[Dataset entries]
*****
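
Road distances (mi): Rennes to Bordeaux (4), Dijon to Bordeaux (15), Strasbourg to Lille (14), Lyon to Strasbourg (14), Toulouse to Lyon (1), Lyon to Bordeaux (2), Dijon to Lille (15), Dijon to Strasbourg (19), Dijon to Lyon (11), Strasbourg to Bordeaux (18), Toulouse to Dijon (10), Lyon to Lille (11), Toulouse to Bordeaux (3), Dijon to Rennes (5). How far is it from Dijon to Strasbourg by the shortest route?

19

Checking several routes:
Dijon→Toulouse→Lyon→Strasbourg: 10 + 1 + 14 = 25
Dijon→Lyon→Strasbourg: 11 + 14 = 25
Dijon→Rennes→Bordeaux→Lyon→Strasbourg: 5 + 4 + 2 + 14 = 25
Dijon→Strasbourg: 19
Shortest: 19 mi.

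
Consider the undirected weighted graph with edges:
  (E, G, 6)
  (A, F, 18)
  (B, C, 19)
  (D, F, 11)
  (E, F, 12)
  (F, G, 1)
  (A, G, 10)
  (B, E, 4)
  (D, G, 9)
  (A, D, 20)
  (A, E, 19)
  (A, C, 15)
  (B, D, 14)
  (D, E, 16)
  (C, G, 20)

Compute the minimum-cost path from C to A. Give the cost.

A few of the C→A routes:
C - A: 15
C - B - E - A: 19 + 4 + 19 = 42
C - G - A: 20 + 10 = 30
C - G - F - A: 20 + 1 + 18 = 39
C - B - E - G - A: 19 + 4 + 6 + 10 = 39
Shortest: 15.

15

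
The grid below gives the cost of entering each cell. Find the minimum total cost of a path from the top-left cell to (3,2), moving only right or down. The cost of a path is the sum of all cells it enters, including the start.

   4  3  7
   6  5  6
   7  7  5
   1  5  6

29

Cheapest: r0c0 r0c1 r1c1 r1c2 r2c2 r3c2
  4 + 3 + 5 + 6 + 5 + 6 = 29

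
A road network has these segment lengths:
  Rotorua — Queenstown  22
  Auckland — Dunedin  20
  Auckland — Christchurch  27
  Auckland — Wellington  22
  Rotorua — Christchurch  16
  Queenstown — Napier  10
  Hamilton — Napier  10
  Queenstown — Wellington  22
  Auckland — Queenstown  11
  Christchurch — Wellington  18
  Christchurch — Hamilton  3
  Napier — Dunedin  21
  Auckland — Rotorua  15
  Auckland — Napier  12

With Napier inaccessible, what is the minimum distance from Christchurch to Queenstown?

38

Checking several routes:
Christchurch - Rotorua - Auckland - Queenstown: 16 + 15 + 11 = 42
Christchurch - Auckland - Queenstown: 27 + 11 = 38
Christchurch - Rotorua - Queenstown: 16 + 22 = 38
Christchurch - Wellington - Queenstown: 18 + 22 = 40
Best route has total 38.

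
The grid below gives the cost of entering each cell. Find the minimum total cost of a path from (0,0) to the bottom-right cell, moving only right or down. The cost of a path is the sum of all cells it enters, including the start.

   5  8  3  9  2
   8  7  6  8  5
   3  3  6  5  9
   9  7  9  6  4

40

Path [0,0] -> [1,0] -> [2,0] -> [2,1] -> [2,2] -> [2,3] -> [3,3] -> [3,4]: 5 + 8 + 3 + 3 + 6 + 5 + 6 + 4 = 40.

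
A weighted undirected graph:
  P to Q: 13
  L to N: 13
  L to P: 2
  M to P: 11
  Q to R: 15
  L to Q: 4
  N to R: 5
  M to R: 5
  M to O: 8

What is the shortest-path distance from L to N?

13

Routes from L to N:
L - N: 13
L - Q - R - N: 4 + 15 + 5 = 24
L - P - M - R - N: 2 + 11 + 5 + 5 = 23
L - P - Q - R - N: 2 + 13 + 15 + 5 = 35
L - Q - P - M - R - N: 4 + 13 + 11 + 5 + 5 = 38
Shortest: 13.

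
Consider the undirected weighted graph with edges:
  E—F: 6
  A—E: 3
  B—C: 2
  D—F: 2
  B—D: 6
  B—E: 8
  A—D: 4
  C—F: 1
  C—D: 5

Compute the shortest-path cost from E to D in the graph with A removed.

Paths from E to D avoiding A:
E→F→C→D: 6 + 1 + 5 = 12
E→F→C→B→D: 6 + 1 + 2 + 6 = 15
E→F→D: 6 + 2 = 8
E→B→D: 8 + 6 = 14
E→B→C→F→D: 8 + 2 + 1 + 2 = 13
E→B→C→D: 8 + 2 + 5 = 15
The minimum is 8.

8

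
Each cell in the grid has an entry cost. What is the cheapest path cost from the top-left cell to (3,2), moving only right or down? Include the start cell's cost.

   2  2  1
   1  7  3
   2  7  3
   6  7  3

14

Take (0,0) (0,1) (0,2) (1,2) (2,2) (3,2) for a total of 2 + 2 + 1 + 3 + 3 + 3 = 14.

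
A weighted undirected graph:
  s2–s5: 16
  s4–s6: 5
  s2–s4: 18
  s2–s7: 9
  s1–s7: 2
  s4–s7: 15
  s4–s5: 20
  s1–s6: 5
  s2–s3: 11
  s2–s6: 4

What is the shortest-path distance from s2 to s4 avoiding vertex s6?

18

Candidate routes:
s2→s7→s4: 9 + 15 = 24
s2→s5→s4: 16 + 20 = 36
s2→s4: 18
Shortest: 18.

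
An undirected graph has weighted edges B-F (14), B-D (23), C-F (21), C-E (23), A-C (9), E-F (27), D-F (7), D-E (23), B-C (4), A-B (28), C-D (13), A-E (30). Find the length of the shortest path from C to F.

18

Comparing a few candidate routes:
C→D→F: 13 + 7 = 20
C→E→F: 23 + 27 = 50
C→B→D→F: 4 + 23 + 7 = 34
C→B→F: 4 + 14 = 18
C→D→B→F: 13 + 23 + 14 = 50
C→F: 21
The minimum is 18.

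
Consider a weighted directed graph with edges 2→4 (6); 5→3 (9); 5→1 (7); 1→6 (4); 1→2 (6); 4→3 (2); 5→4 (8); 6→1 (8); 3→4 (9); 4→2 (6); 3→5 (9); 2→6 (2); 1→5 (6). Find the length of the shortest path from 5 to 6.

11

Routes from 5 to 6:
5→1→2→6: 7 + 6 + 2 = 15
5→4→2→6: 8 + 6 + 2 = 16
5→1→6: 7 + 4 = 11
5→3→4→2→6: 9 + 9 + 6 + 2 = 26
The minimum is 11.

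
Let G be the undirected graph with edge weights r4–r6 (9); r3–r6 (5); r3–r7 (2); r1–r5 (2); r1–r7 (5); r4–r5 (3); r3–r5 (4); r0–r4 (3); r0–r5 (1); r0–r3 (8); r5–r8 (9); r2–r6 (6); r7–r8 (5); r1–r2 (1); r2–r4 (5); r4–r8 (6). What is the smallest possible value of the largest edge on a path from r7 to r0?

4

A few of the r7→r0 routes:
r7 - r1 - r2 - r4 - r0: max(5, 1, 5, 3) = 5
r7 - r1 - r5 - r4 - r0: max(5, 2, 3, 3) = 5
r7 - r1 - r5 - r0: max(5, 2, 1) = 5
r7 - r3 - r5 - r0: max(2, 4, 1) = 4
r7 - r1 - r2 - r4 - r5 - r0: max(5, 1, 5, 3, 1) = 5
r7 - r3 - r5 - r4 - r0: max(2, 4, 3, 3) = 4
Smallest bottleneck: 4.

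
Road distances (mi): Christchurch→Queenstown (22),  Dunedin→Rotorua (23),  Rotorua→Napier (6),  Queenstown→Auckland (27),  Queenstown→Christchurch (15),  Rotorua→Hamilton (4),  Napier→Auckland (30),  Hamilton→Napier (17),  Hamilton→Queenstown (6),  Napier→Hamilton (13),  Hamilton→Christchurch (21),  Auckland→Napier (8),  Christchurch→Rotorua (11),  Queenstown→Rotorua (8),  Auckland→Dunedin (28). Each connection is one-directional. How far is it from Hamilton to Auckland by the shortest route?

33

Some routes from Hamilton to Auckland:
Hamilton-Queenstown-Auckland: 6 + 27 = 33
Hamilton-Napier-Auckland: 17 + 30 = 47
Hamilton-Christchurch-Rotorua-Napier-Auckland: 21 + 11 + 6 + 30 = 68
Hamilton-Queenstown-Rotorua-Napier-Auckland: 6 + 8 + 6 + 30 = 50
Shortest: 33 mi.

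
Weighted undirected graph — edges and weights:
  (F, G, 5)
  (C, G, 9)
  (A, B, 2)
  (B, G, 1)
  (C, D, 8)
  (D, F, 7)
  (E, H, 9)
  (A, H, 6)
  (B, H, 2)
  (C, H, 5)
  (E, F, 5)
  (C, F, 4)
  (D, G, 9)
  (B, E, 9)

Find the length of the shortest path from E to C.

Some routes from E to C:
E -> F -> G -> B -> H -> C: 5 + 5 + 1 + 2 + 5 = 18
E -> B -> G -> F -> C: 9 + 1 + 5 + 4 = 19
E -> F -> C: 5 + 4 = 9
E -> H -> C: 9 + 5 = 14
E -> B -> H -> C: 9 + 2 + 5 = 16
E -> B -> G -> C: 9 + 1 + 9 = 19
Best route has total 9.

9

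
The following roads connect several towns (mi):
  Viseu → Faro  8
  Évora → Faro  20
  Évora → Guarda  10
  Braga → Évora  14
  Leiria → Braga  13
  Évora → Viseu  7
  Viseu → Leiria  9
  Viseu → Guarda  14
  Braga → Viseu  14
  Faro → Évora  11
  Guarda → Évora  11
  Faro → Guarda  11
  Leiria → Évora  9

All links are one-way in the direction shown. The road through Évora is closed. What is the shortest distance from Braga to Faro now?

22

Candidate routes:
Braga -> Viseu -> Faro: 14 + 8 = 22
Shortest: 22 mi.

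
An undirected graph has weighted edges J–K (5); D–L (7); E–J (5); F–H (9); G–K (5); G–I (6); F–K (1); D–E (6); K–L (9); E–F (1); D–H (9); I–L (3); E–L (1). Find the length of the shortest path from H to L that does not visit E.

Routes from H to L avoiding E:
H - F - K - G - I - L: 9 + 1 + 5 + 6 + 3 = 24
H - F - K - L: 9 + 1 + 9 = 19
H - D - L: 9 + 7 = 16
The minimum is 16.

16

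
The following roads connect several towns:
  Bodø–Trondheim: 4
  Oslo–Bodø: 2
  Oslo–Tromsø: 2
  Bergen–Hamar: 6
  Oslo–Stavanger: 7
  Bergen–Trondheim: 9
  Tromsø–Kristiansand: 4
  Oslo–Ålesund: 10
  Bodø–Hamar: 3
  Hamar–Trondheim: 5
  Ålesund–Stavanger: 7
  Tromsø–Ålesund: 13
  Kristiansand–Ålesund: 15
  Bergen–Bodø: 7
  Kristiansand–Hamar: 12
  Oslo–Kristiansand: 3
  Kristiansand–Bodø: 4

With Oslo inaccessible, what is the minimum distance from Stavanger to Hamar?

A few of the Stavanger→Hamar routes:
Stavanger -> Ålesund -> Tromsø -> Kristiansand -> Bodø -> Hamar: 7 + 13 + 4 + 4 + 3 = 31
Stavanger -> Ålesund -> Tromsø -> Kristiansand -> Hamar: 7 + 13 + 4 + 12 = 36
Stavanger -> Ålesund -> Kristiansand -> Hamar: 7 + 15 + 12 = 34
Stavanger -> Ålesund -> Tromsø -> Kristiansand -> Bodø -> Trondheim -> Hamar: 7 + 13 + 4 + 4 + 4 + 5 = 37
Stavanger -> Ålesund -> Kristiansand -> Bodø -> Hamar: 7 + 15 + 4 + 3 = 29
Stavanger -> Ålesund -> Kristiansand -> Bodø -> Trondheim -> Hamar: 7 + 15 + 4 + 4 + 5 = 35
Shortest: 29.

29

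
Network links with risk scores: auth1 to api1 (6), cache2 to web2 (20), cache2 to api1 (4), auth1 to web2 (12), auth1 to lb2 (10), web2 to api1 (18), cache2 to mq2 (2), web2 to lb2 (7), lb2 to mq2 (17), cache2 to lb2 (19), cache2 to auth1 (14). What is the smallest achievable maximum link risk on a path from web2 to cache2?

A few of the web2→cache2 routes:
web2 - lb2 - auth1 - cache2: max(7, 10, 14) = 14
web2 - auth1 - cache2: max(12, 14) = 14
web2 - auth1 - api1 - cache2: max(12, 6, 4) = 12
web2 - lb2 - auth1 - api1 - cache2: max(7, 10, 6, 4) = 10
web2 - lb2 - mq2 - cache2: max(7, 17, 2) = 17
The minimum achievable maximum is 10.

10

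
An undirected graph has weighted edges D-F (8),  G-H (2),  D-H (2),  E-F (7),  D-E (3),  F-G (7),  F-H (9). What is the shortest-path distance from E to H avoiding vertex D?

16

Candidate routes:
E→F→H: 7 + 9 = 16
E→F→G→H: 7 + 7 + 2 = 16
Best route has total 16.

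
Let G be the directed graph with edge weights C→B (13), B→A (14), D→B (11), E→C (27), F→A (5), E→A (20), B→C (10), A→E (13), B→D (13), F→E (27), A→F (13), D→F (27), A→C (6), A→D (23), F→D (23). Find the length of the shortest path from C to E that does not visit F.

40

Routes from C to E avoiding F:
C - B - A - E: 13 + 14 + 13 = 40
Best route has total 40.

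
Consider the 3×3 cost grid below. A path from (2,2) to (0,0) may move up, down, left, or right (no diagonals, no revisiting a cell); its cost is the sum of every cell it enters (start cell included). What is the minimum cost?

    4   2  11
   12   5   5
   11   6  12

Take (2,2) -> (1,2) -> (1,1) -> (0,1) -> (0,0) for a total of 12 + 5 + 5 + 2 + 4 = 28.

28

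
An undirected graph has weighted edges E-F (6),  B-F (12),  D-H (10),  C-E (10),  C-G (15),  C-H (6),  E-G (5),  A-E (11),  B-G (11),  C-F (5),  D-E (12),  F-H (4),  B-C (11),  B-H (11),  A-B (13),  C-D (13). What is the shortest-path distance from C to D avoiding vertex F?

13

Comparing a few candidate routes:
C - D: 13
C - E - D: 10 + 12 = 22
C - G - E - D: 15 + 5 + 12 = 32
C - B - H - D: 11 + 11 + 10 = 32
C - H - D: 6 + 10 = 16
The minimum is 13.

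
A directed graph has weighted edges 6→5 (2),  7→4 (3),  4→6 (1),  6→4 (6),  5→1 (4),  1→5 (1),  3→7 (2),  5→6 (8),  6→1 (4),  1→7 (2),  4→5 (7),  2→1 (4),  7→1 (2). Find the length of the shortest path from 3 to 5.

Routes from 3 to 5:
3-7-1-5: 2 + 2 + 1 = 5
3-7-4-6-1-5: 2 + 3 + 1 + 4 + 1 = 11
3-7-4-5: 2 + 3 + 7 = 12
3-7-4-6-5: 2 + 3 + 1 + 2 = 8
Shortest: 5.

5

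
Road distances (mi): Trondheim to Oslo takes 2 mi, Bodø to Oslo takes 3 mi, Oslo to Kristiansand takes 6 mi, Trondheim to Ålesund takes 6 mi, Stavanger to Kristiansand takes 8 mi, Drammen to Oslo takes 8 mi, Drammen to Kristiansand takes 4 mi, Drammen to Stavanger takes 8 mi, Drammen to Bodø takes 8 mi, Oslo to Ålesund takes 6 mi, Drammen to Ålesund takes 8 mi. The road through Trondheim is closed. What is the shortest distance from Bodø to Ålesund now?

9

Comparing a few candidate routes:
Bodø → Oslo → Drammen → Ålesund: 3 + 8 + 8 = 19
Bodø → Drammen → Ålesund: 8 + 8 = 16
Bodø → Oslo → Ålesund: 3 + 6 = 9
Best route has total 9 mi.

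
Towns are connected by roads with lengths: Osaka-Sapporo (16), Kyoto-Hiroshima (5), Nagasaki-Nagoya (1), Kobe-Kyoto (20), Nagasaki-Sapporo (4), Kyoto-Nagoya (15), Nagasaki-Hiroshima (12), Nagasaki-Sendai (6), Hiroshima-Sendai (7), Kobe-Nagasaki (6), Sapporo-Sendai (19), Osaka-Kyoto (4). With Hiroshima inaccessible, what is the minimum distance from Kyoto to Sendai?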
*****
*To do:*
Scan each line of the entries above for the word "enters" and report how many lines contain it, with nothing else.

*Solved exercise:*
3